» WHAT THE EXERCISE ASKS
Please restate each entry exactly, without skipping any.

=== EXTRACTED INFORMATION ===

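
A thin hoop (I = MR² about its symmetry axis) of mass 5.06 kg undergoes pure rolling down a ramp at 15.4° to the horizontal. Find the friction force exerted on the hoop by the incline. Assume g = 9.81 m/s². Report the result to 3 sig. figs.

f ≈ 6.59 N

With I = MR², the ratio k = I/(MR²) is 1.
Along the incline Mg sinθ − f = Ma, and torque about the center fR = Iα = kMR²(a/R) gives f = kMa.
Combining, a = g sinθ/(1+k) and f = kMa = kMg sinθ/(1+k).
f = 1 × 5.06 × 9.81 × sin15.4° / 2 ≈ 6.59 N.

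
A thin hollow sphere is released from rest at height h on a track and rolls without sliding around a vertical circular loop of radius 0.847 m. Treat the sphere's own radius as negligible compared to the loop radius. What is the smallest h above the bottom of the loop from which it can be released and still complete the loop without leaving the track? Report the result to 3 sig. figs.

The moment of inertia is (2/3)MR², giving k ≡ I/(MR²) = 2/3.
At the top of the loop, the minimum-contact condition is Mg = Mv_top²/r, so v_top² = gr.
With ω = v/R, the kinetic energy at speed v is ½(1+k)Mv² = (5/6)Mv².
Energy conservation from release (height h) to the top (height 2r): Mgh = Mg(2r) + (5/6)M·gr.
Thus h_min = 2r + (1+k)r/2 = r(2 + 1.667/2) = 0.847 × 2.833 ≈ 2.40 m.

h_min ≈ 2.40 m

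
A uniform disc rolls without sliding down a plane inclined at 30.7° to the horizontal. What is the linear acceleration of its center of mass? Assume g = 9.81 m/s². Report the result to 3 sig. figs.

a ≈ 3.34 m/s²

With I = (1/2)MR², the ratio k = I/(MR²) is 0.5.
Newton's second law down the slope: Mg sinθ − f = Ma. The torque equation fR = Iα (with α = a/R) gives f = kMa.
Eliminating f: Mg sinθ = (1+k)Ma, so a = g sinθ/(1+k) = 9.81 × sin30.7° / 1.5 ≈ 3.34 m/s².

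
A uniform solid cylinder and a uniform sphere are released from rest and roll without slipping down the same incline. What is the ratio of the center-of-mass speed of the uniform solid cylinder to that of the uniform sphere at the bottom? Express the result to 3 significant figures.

Each satisfies Mgh = ½(1+k)Mv² with k = I/(MR²), so v ∝ 1/√(1+k).
For the uniform solid cylinder k = 0.5; for the uniform sphere k = 0.4.
v₁/v₂ = √((1+k₂)/(1+k₁)) = √(1.4/1.5) ≈ 0.966.

v_ratio ≈ 0.966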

===

» WRITTEN RESPONSE
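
A thin hoop (I = MR² about its symmetry axis) of mass 5.06 kg undergoes pure rolling down a ramp at 15.4° to the horizontal. Find the friction force exerted on the hoop by the incline. Assume g = 9.81 m/s². Report the result to 3 sig. figs.

f ≈ 6.59 N

With I = MR², the ratio k = I/(MR²) is 1.
Along the incline Mg sinθ − f = Ma, and torque about the center fR = Iα = kMR²(a/R) gives f = kMa.
Combining, a = g sinθ/(1+k) and f = kMa = kMg sinθ/(1+k).
f = 1 × 5.06 × 9.81 × sin15.4° / 2 ≈ 6.59 N.

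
A thin hollow sphere is released from rest at height h on a track and rolls without sliding around a vertical circular loop of radius 0.847 m. Treat the sphere's own radius as negligible compared to the loop radius. What is the smallest h above the bottom of the loop from which it can be released and still complete the loop without leaving the track? Report the result to 3 sig. figs.

The moment of inertia is (2/3)MR², giving k ≡ I/(MR²) = 2/3.
At the top of the loop, the minimum-contact condition is Mg = Mv_top²/r, so v_top² = gr.
With ω = v/R, the kinetic energy at speed v is ½(1+k)Mv² = (5/6)Mv².
Energy conservation from release (height h) to the top (height 2r): Mgh = Mg(2r) + (5/6)M·gr.
Thus h_min = 2r + (1+k)r/2 = r(2 + 1.667/2) = 0.847 × 2.833 ≈ 2.40 m.

h_min ≈ 2.40 m

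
A uniform disc rolls without sliding down a plane inclined at 30.7° to the horizontal. What is the linear acceleration of its center of mass? Assume g = 9.81 m/s². Report the result to 3 sig. figs.

a ≈ 3.34 m/s²

With I = (1/2)MR², the ratio k = I/(MR²) is 0.5.
Newton's second law down the slope: Mg sinθ − f = Ma. The torque equation fR = Iα (with α = a/R) gives f = kMa.
Eliminating f: Mg sinθ = (1+k)Ma, so a = g sinθ/(1+k) = 9.81 × sin30.7° / 1.5 ≈ 3.34 m/s².

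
A uniform solid cylinder and a uniform sphere are released from rest and roll without slipping down the same incline. What is the ratio of the center-of-mass speed of the uniform solid cylinder to that of the uniform sphere at the bottom? Express the result to 3 significant figures.

Each satisfies Mgh = ½(1+k)Mv² with k = I/(MR²), so v ∝ 1/√(1+k).
For the uniform solid cylinder k = 0.5; for the uniform sphere k = 0.4.
v₁/v₂ = √((1+k₂)/(1+k₁)) = √(1.4/1.5) ≈ 0.966.

v_ratio ≈ 0.966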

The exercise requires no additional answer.